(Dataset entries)
______________________________
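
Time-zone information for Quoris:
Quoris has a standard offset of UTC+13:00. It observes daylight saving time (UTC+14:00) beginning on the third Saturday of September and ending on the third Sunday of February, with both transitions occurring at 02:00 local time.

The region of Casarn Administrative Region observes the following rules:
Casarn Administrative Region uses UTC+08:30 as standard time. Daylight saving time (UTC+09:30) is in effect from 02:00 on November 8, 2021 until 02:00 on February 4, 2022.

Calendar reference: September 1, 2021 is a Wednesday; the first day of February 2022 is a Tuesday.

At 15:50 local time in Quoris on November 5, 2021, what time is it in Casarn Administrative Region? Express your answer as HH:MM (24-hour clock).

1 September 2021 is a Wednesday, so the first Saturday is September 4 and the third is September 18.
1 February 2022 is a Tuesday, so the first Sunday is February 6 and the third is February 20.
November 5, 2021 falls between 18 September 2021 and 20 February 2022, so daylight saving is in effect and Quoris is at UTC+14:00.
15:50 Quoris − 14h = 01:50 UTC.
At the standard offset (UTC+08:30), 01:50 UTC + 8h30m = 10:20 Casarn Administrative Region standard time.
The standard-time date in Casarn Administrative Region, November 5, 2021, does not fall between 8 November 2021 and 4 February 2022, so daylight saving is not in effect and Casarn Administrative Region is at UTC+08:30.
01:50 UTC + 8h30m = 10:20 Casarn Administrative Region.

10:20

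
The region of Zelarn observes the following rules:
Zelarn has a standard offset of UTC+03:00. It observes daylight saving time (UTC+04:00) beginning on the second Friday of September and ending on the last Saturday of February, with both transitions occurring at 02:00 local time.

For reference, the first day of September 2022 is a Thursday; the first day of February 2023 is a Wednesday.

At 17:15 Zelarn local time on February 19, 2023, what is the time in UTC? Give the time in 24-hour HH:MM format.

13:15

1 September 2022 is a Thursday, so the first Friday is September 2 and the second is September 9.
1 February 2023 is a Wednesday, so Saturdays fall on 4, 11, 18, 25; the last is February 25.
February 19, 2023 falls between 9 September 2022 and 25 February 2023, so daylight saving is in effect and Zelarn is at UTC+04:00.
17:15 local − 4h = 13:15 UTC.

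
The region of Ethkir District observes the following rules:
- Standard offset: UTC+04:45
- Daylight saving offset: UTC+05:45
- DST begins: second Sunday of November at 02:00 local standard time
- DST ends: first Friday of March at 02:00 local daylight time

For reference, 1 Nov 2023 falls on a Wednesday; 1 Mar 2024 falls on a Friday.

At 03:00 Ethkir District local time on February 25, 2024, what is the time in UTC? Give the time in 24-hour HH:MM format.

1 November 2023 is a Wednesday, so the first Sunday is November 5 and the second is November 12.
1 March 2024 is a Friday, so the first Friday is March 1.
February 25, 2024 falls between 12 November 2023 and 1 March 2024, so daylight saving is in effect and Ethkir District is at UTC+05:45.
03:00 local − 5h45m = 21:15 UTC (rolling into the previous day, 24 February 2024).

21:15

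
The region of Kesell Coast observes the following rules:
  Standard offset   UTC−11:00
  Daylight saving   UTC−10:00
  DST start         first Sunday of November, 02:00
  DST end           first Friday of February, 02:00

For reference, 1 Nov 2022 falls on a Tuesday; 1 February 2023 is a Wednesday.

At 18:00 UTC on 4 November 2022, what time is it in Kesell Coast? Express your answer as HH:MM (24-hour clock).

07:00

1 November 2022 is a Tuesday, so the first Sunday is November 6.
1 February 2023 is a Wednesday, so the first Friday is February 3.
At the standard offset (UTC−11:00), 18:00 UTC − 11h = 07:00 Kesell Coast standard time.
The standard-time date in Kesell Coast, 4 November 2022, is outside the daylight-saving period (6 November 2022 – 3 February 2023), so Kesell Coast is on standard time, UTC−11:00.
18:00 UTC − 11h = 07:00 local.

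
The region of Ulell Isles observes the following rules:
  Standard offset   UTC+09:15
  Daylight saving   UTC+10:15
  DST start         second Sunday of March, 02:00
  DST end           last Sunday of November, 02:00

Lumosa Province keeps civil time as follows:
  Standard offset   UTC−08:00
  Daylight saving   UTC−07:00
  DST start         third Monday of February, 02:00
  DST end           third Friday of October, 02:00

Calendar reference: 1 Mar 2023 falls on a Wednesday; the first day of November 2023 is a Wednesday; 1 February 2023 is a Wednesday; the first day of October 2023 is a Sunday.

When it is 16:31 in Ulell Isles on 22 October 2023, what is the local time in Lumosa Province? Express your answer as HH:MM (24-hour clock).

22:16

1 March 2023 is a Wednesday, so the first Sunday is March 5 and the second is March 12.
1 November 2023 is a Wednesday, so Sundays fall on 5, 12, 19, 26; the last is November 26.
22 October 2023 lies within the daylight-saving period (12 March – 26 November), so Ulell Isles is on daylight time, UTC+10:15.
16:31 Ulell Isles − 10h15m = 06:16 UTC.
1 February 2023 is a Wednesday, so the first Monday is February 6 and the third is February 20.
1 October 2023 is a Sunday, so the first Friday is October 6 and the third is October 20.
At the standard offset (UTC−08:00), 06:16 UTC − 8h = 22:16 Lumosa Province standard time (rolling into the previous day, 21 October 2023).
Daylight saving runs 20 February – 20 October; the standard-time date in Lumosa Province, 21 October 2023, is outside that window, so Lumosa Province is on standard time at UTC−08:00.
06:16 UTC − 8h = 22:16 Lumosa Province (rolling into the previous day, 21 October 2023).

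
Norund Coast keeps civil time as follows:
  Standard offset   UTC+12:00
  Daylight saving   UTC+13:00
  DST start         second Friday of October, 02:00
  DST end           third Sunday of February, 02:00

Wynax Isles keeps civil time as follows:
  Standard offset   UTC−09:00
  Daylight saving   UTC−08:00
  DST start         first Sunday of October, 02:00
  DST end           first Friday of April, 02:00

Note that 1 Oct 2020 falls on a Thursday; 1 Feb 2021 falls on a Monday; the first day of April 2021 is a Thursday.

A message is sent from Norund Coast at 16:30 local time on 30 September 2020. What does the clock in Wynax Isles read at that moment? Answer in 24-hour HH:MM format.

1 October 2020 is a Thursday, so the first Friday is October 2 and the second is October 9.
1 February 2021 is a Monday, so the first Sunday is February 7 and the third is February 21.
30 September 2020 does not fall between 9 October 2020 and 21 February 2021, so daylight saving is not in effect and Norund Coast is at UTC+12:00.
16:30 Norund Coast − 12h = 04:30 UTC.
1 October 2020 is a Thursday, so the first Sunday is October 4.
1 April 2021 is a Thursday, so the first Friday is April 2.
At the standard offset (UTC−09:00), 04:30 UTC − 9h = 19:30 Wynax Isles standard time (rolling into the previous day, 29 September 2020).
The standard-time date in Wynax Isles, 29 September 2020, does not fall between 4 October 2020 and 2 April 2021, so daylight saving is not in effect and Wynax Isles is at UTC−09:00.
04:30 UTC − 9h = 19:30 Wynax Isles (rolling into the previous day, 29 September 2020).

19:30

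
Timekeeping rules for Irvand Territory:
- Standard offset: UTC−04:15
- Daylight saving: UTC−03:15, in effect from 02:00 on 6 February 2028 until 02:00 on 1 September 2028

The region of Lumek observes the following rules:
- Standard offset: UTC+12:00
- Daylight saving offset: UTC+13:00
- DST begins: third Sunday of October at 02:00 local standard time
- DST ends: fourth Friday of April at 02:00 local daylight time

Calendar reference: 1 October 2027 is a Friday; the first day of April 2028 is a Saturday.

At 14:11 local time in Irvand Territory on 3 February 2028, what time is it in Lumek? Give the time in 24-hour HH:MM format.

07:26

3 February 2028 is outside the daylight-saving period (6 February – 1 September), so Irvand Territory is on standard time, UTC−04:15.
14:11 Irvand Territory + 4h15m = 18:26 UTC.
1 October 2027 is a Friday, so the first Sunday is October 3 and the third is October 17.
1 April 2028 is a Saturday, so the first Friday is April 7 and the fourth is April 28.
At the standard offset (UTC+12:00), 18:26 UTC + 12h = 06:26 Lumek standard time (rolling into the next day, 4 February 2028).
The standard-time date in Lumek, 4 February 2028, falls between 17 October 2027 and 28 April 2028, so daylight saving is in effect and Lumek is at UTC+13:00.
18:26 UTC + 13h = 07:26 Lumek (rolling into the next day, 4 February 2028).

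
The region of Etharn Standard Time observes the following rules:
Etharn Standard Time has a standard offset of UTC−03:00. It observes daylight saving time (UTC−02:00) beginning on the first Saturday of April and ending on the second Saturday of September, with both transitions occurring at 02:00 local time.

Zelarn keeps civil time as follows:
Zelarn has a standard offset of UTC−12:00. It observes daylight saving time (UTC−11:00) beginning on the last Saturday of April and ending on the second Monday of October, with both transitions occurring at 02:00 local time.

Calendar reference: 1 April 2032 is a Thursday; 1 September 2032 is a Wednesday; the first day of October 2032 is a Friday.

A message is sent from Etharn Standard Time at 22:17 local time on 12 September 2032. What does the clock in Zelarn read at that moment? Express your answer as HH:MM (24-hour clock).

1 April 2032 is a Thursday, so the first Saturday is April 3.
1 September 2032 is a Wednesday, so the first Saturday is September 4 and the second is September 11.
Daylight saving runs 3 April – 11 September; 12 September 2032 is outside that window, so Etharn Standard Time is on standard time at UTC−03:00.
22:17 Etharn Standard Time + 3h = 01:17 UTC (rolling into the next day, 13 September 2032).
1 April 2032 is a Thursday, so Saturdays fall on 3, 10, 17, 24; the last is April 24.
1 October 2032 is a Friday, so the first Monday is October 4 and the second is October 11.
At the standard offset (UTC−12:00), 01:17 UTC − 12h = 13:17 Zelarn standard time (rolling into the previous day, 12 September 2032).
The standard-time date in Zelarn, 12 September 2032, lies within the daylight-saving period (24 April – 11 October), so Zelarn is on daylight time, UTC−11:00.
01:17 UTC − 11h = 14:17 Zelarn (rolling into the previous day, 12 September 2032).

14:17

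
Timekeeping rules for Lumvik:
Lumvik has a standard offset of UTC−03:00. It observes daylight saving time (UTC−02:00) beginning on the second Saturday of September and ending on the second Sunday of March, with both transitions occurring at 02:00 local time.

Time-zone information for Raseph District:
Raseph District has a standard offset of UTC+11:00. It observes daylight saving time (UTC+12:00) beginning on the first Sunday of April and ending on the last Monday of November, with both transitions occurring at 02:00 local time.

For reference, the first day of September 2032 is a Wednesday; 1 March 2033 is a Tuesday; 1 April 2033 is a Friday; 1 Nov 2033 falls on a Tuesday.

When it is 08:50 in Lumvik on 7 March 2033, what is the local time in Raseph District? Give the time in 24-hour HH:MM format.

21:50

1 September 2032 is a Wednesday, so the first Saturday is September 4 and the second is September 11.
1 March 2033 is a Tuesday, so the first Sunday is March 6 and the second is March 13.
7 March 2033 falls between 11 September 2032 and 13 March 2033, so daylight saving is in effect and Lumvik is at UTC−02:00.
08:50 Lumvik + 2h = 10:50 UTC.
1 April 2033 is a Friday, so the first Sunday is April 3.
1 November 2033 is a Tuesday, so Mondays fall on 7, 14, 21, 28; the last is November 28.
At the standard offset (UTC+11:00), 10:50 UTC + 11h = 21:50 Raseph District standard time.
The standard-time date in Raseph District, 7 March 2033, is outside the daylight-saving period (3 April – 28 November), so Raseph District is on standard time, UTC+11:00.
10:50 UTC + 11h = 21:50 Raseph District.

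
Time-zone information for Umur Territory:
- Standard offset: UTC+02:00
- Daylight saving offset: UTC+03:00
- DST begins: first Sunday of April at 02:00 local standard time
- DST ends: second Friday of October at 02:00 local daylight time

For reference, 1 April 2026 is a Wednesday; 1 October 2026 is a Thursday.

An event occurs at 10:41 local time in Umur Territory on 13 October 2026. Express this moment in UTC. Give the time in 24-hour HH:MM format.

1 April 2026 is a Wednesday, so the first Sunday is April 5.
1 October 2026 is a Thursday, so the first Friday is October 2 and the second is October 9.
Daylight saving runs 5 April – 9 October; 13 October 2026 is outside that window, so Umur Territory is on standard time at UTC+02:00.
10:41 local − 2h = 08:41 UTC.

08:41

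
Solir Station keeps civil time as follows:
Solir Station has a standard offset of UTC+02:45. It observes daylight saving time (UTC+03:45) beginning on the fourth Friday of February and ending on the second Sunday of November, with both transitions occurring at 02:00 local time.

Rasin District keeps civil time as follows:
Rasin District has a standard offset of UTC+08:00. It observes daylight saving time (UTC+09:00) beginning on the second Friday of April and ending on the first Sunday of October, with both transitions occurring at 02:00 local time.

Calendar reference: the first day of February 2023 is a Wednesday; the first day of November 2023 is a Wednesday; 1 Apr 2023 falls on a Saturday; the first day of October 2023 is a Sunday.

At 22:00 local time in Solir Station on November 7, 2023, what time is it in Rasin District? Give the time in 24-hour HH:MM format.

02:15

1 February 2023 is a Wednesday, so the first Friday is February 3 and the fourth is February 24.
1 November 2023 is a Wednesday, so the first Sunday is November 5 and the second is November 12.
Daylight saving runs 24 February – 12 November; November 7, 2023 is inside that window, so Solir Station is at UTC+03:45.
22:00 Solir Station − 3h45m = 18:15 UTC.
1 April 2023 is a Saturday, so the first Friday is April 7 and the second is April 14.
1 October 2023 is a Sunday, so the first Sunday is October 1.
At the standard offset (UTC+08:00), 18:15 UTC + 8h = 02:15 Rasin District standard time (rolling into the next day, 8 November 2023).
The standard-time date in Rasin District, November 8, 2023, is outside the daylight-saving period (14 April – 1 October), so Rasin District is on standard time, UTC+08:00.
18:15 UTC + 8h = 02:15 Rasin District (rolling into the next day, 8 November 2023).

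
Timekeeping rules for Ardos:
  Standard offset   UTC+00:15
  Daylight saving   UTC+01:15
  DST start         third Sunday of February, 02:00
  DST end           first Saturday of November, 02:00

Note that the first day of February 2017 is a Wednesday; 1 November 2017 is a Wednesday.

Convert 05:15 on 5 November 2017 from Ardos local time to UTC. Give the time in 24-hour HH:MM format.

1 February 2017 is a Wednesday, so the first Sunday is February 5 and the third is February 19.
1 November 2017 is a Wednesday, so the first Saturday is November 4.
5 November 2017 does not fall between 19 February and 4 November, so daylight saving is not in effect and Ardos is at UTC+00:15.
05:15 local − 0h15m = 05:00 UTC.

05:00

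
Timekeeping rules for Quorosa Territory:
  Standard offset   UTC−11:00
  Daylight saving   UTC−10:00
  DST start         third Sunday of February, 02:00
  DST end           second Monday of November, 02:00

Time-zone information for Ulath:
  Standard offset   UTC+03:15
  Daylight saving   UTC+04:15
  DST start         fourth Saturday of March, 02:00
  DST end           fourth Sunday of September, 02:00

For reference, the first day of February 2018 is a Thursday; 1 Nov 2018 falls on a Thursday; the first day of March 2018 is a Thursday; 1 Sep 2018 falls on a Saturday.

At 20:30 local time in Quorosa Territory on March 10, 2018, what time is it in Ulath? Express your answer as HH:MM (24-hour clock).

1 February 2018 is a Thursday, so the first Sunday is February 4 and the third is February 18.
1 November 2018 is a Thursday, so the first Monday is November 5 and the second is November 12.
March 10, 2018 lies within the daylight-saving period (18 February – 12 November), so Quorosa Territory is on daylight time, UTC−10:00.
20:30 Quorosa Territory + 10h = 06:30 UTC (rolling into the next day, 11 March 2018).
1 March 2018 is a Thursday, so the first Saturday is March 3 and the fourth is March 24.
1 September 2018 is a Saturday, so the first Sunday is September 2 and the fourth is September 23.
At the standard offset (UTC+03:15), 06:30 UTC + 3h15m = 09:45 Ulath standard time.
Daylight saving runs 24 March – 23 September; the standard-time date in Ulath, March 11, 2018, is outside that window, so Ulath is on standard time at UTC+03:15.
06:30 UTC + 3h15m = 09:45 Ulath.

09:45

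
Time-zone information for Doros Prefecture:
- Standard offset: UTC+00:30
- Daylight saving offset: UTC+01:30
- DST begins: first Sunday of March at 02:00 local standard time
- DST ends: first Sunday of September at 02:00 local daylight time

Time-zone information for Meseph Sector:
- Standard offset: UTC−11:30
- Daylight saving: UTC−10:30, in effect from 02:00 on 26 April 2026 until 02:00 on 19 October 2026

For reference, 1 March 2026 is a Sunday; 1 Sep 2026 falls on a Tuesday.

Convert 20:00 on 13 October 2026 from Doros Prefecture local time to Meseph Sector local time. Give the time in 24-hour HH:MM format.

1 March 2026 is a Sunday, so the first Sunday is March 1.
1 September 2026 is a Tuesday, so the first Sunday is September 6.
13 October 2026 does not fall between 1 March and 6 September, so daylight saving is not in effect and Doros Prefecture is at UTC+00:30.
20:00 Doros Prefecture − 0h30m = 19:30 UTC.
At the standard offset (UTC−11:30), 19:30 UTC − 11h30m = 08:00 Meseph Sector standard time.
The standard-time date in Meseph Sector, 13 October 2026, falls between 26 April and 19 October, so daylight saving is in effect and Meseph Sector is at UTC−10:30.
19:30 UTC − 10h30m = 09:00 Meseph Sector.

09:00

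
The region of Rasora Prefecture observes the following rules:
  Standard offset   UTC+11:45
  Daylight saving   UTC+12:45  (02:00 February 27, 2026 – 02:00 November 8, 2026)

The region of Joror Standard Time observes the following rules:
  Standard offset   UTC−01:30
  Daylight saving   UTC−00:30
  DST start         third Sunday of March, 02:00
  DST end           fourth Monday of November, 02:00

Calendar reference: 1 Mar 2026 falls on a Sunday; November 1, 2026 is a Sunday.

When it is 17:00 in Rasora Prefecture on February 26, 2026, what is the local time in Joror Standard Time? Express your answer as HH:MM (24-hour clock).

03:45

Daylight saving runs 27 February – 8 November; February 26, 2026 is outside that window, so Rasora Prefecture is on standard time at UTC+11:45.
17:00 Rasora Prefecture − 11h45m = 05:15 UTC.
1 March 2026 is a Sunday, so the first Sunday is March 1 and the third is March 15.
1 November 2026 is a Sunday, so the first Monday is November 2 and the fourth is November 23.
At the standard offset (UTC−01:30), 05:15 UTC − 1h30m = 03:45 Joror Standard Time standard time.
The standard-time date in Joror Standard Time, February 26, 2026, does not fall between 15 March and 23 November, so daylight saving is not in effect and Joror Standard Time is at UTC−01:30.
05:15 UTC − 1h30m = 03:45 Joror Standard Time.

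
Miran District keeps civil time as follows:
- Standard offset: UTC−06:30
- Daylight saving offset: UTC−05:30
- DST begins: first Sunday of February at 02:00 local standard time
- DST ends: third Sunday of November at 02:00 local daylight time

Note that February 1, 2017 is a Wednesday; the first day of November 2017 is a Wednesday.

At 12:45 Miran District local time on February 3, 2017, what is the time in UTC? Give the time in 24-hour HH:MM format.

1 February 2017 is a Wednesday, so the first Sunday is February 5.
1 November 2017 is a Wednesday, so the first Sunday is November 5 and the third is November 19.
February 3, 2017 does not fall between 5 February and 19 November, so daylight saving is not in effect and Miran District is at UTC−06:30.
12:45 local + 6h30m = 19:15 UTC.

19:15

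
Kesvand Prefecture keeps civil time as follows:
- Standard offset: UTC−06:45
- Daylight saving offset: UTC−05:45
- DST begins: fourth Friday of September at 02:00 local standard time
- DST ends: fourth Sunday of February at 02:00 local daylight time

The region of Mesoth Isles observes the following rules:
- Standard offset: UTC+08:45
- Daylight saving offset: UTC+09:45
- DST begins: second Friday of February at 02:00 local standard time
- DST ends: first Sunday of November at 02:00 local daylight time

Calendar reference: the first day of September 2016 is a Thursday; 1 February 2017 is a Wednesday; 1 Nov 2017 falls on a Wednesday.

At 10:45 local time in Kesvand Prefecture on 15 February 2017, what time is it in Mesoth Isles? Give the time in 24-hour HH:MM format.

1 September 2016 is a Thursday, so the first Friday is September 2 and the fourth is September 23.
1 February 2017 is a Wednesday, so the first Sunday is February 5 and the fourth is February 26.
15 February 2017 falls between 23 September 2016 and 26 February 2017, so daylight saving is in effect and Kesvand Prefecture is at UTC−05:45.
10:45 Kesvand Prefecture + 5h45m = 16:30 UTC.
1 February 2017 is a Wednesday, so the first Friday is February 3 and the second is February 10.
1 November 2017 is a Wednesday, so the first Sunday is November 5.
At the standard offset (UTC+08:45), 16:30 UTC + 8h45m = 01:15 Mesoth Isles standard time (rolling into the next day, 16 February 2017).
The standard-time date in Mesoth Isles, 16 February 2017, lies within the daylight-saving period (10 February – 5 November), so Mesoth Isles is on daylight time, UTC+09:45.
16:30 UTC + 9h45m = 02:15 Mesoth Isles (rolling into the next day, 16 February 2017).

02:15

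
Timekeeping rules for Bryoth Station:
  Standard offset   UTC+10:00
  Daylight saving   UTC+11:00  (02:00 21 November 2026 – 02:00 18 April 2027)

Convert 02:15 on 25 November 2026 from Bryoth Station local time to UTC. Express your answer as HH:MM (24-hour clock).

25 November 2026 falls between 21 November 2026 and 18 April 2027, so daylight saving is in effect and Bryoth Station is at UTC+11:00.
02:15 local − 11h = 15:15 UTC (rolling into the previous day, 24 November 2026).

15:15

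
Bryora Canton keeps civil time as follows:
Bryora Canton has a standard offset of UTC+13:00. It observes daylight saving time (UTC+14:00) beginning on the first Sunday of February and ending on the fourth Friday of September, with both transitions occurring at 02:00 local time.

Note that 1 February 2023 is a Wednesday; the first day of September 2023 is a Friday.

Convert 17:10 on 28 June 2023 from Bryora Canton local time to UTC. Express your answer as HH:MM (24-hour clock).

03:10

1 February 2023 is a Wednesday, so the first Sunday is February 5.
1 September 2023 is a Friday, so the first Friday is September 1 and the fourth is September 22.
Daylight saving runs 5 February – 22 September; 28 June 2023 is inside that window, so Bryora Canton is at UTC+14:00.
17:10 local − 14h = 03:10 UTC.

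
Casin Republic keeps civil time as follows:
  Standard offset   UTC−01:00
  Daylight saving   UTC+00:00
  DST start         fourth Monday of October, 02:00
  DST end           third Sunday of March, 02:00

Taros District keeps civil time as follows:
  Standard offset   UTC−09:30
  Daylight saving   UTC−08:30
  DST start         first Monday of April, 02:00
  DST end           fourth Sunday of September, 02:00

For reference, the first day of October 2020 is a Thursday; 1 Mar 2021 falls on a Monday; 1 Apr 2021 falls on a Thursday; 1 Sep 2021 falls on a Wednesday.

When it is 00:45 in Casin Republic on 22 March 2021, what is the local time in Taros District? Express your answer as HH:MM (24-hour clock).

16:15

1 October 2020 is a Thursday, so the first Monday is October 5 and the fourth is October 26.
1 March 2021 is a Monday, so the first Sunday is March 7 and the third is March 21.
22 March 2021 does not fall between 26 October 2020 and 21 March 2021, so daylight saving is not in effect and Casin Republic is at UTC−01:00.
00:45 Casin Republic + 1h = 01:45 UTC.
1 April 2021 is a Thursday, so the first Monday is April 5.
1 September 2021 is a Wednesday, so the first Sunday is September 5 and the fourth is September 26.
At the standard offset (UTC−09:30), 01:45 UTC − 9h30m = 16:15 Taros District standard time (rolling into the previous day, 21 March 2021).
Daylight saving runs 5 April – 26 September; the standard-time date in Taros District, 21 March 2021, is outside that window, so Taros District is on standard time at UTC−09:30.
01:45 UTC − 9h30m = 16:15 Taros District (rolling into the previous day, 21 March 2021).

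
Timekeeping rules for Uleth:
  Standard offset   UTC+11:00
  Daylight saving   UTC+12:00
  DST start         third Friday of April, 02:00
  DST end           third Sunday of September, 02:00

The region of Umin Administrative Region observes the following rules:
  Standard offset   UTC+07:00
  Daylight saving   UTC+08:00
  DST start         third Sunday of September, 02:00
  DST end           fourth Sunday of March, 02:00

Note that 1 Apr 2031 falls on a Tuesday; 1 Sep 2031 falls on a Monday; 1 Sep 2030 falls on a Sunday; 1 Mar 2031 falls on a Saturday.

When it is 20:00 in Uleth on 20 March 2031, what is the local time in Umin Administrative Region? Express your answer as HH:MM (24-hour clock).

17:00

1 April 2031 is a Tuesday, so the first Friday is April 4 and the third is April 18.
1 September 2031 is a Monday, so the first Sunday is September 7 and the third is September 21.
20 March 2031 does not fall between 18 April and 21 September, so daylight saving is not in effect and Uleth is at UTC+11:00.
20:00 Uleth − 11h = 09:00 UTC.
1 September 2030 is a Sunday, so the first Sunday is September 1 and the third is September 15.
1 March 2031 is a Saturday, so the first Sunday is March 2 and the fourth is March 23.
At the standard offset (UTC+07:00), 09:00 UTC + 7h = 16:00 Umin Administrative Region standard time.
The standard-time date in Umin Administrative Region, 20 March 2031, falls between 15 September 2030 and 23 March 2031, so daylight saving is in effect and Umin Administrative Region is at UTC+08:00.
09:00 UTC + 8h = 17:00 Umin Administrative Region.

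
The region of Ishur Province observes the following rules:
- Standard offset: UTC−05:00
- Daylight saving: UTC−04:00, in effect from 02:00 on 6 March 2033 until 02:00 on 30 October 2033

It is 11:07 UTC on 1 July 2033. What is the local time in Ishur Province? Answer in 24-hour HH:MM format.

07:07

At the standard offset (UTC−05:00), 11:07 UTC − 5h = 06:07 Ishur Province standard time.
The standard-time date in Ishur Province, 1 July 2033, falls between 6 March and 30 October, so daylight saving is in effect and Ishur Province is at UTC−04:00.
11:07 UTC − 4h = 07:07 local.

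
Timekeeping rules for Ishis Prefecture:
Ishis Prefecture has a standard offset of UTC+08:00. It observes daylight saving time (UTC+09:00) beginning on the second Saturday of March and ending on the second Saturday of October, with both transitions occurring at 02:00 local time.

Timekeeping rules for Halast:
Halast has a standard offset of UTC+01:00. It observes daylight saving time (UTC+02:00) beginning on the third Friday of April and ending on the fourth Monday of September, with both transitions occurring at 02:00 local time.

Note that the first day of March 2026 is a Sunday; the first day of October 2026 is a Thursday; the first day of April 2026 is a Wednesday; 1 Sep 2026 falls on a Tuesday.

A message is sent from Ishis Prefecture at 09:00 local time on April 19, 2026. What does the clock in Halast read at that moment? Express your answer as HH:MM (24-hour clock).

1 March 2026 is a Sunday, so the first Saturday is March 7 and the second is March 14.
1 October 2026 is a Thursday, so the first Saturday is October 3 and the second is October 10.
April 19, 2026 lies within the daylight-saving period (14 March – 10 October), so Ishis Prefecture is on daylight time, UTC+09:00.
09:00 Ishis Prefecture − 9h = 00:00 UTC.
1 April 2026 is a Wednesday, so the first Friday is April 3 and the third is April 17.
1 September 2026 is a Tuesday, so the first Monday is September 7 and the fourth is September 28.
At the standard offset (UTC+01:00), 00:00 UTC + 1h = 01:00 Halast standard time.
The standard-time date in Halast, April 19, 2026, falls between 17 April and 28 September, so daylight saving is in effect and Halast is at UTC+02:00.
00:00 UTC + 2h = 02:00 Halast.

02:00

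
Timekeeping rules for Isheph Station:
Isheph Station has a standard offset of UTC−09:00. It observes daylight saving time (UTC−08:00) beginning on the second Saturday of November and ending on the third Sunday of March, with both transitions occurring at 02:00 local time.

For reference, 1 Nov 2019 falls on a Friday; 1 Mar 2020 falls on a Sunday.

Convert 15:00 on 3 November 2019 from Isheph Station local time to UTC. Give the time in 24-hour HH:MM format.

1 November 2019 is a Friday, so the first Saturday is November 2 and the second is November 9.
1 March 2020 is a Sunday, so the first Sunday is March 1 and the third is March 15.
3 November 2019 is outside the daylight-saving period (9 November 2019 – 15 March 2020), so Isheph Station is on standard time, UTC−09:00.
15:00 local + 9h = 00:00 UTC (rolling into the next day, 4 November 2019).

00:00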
______________________________
(Your assignment) Retype exactly the line with "Isheph Station has" and each line after it until the records end, and include no other line.

(Written response)
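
Isheph Station has a standard offset of UTC−09:00. It observes daylight saving time (UTC−08:00) beginning on the second Saturday of November and ending on the third Sunday of March, with both transitions occurring at 02:00 local time.

For reference, 1 Nov 2019 falls on a Friday; 1 Mar 2020 falls on a Sunday.

Convert 15:00 on 3 November 2019 from Isheph Station local time to UTC. Give the time in 24-hour HH:MM format.

1 November 2019 is a Friday, so the first Saturday is November 2 and the second is November 9.
1 March 2020 is a Sunday, so the first Sunday is March 1 and the third is March 15.
3 November 2019 is outside the daylight-saving period (9 November 2019 – 15 March 2020), so Isheph Station is on standard time, UTC−09:00.
15:00 local + 9h = 00:00 UTC (rolling into the next day, 4 November 2019).

00:00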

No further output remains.